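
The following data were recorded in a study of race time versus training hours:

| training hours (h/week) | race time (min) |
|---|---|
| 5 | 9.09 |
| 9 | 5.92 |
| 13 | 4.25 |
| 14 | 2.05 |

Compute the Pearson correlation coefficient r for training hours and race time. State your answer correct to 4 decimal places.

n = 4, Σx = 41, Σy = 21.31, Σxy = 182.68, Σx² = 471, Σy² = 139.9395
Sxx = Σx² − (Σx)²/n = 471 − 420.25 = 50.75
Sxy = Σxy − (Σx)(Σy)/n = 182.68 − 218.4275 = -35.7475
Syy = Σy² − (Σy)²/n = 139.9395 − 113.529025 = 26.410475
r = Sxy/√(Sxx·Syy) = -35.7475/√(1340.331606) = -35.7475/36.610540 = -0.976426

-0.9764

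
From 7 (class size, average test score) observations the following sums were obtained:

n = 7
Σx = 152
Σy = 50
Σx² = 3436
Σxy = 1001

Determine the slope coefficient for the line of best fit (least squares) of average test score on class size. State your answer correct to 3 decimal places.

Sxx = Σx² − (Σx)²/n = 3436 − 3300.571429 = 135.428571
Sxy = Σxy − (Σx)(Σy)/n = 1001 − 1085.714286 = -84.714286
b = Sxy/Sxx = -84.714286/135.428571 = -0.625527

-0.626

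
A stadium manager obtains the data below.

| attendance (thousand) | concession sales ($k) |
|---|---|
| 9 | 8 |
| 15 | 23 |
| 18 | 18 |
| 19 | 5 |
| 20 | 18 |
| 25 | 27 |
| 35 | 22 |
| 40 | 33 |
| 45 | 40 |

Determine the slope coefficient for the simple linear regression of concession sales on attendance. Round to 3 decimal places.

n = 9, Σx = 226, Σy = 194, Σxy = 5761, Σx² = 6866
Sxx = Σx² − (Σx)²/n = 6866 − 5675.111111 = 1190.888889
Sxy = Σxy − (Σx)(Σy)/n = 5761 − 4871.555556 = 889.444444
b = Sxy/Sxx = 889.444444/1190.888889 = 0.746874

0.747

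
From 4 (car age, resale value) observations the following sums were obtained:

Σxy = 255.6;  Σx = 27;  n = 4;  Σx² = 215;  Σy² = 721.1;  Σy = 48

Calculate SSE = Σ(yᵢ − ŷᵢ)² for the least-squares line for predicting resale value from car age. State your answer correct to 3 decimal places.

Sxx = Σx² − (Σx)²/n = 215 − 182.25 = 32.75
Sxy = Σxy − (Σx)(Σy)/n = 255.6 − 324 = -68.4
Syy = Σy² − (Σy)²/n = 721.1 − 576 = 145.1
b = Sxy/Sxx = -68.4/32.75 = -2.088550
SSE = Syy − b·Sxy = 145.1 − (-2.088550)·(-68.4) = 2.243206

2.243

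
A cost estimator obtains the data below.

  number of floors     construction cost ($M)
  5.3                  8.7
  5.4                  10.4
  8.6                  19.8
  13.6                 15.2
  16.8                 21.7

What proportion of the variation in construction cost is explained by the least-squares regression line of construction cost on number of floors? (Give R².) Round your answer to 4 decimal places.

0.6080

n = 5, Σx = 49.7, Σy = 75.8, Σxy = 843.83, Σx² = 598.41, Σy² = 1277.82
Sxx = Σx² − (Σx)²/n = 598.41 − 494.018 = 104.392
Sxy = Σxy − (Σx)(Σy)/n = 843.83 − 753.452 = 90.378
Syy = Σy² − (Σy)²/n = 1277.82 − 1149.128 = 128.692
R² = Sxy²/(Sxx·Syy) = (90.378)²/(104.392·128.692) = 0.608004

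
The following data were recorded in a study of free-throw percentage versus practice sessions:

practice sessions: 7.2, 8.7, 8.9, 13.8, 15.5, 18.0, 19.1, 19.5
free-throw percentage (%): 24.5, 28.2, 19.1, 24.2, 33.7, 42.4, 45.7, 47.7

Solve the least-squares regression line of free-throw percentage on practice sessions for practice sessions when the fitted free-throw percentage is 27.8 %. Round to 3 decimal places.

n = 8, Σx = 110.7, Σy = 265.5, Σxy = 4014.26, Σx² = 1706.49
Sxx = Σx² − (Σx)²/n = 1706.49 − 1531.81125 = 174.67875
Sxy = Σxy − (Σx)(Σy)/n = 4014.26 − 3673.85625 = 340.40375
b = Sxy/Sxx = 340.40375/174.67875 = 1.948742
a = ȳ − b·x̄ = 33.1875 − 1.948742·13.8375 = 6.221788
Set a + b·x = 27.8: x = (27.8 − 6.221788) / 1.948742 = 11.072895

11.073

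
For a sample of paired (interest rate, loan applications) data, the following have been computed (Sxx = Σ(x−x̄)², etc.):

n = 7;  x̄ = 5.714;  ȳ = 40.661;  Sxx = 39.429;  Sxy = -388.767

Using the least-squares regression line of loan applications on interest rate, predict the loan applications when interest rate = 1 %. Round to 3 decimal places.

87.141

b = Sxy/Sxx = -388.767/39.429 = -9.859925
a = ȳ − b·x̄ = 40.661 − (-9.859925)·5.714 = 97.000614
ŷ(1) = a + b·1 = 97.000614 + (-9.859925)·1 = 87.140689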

- [WHAT IS EXPECTED] Report how many lines above hold "sums", number only.

- [ANSWER SECTION] 2